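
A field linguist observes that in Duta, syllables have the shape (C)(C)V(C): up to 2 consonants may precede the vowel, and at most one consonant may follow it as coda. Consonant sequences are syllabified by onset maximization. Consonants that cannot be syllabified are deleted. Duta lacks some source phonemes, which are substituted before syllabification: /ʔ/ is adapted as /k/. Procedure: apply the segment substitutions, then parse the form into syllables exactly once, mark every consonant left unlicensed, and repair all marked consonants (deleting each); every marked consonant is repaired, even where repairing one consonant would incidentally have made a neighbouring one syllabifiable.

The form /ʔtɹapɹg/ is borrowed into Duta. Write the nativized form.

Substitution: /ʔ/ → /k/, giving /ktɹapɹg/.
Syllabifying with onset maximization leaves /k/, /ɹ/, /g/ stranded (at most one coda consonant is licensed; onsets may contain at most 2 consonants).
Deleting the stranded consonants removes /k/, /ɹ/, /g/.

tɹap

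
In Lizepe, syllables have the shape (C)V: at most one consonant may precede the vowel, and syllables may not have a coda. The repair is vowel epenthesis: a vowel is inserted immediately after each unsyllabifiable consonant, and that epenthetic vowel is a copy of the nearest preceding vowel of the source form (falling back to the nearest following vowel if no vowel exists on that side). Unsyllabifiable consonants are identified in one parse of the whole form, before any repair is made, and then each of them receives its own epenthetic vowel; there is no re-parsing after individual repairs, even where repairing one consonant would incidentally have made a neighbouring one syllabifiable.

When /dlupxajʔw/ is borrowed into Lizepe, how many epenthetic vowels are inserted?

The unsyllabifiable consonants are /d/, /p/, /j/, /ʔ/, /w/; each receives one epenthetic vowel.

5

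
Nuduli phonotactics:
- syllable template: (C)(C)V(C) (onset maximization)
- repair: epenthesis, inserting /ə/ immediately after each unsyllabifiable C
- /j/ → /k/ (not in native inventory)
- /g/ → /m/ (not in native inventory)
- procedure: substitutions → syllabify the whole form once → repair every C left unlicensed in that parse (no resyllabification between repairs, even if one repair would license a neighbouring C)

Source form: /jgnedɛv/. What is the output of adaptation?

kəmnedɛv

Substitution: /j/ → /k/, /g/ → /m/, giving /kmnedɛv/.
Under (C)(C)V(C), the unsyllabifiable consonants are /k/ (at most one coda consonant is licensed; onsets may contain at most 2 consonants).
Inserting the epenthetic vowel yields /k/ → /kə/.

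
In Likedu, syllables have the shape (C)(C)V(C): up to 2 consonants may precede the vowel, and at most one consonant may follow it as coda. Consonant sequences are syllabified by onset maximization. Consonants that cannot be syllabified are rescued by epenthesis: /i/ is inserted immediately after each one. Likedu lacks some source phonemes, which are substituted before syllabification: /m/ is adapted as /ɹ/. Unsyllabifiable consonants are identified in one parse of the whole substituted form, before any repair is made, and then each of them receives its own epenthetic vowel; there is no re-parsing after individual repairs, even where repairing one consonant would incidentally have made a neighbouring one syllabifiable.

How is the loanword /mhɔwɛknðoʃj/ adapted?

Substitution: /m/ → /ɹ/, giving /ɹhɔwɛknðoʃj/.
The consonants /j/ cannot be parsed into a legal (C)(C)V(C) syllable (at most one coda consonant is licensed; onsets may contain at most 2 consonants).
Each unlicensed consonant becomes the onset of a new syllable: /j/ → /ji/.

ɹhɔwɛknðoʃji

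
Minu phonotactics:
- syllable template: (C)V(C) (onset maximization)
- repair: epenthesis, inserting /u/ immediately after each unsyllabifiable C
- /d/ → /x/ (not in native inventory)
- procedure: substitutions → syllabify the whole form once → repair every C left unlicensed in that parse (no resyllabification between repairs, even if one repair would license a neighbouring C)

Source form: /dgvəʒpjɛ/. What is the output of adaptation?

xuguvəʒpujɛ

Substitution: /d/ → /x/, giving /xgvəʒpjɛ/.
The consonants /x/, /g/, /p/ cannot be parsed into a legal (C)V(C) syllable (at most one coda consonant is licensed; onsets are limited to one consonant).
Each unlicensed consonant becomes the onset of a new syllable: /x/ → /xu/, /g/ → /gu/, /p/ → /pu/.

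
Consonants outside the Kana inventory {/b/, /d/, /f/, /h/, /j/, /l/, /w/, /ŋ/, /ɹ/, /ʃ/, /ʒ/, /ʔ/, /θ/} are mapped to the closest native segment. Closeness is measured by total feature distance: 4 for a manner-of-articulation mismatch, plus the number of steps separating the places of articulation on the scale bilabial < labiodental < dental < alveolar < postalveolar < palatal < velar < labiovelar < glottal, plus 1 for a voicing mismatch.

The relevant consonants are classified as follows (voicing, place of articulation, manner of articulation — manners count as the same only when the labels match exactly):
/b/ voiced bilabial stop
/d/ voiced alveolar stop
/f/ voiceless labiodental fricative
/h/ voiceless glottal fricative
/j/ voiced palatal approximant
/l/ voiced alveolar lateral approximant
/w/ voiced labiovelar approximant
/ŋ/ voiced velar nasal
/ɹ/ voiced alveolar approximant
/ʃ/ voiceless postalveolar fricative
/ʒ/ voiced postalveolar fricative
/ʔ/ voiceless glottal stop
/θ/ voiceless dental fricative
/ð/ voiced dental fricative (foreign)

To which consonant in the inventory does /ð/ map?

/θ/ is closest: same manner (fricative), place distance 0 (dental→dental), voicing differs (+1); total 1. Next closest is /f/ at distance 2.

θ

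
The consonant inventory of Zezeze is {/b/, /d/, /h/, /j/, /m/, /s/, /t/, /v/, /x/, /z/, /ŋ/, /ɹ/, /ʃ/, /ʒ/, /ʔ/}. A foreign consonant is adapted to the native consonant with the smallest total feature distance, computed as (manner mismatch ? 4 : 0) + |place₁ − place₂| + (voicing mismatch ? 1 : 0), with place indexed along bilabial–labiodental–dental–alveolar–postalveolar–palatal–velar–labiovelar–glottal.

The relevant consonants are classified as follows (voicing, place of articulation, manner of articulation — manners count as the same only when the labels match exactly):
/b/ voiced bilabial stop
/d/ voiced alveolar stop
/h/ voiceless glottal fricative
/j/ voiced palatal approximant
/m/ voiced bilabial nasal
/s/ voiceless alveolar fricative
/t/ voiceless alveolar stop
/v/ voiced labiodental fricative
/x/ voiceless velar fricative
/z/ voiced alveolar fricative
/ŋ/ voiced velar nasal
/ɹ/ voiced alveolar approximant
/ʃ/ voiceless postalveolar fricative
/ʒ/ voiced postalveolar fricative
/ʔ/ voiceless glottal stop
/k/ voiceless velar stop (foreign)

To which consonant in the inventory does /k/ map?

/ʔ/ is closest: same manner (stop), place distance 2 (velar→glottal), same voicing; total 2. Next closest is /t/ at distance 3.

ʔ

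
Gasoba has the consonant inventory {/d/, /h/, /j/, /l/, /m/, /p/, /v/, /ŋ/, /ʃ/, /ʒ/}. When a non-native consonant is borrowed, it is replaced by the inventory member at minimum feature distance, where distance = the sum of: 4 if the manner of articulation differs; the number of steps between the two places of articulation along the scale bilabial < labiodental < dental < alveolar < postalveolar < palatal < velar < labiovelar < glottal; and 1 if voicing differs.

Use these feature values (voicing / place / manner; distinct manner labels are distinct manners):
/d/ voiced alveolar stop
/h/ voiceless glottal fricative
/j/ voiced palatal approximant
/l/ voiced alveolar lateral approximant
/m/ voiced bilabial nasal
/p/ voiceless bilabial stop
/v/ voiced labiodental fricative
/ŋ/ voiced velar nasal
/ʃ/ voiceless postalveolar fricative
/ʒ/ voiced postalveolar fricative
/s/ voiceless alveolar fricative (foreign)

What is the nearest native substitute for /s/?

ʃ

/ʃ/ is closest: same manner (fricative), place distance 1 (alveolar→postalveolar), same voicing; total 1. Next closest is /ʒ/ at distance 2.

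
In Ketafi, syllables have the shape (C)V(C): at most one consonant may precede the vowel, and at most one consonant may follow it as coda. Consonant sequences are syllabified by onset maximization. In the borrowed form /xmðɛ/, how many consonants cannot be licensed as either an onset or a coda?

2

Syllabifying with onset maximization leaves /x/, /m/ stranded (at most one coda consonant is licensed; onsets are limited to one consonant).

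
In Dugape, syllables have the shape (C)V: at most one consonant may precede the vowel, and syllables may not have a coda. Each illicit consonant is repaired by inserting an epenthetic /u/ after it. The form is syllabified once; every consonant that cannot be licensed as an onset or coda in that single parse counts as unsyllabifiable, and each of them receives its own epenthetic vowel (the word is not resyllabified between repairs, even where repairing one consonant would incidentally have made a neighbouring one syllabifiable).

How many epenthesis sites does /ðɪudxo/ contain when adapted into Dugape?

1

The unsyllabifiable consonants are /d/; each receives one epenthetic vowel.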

● WHAT IS NEEDED
Would you please copy, word for word, everything above from the line containing "- repair: epenthesis, inserting /u/" down to the line containing "- /d/ → /x/ (not in native inventory)", those two lines included?

● ANSWER BELOW
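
- repair: epenthesis, inserting /u/ immediately after each unsyllabifiable C
- /d/ → /x/ (not in native inventory)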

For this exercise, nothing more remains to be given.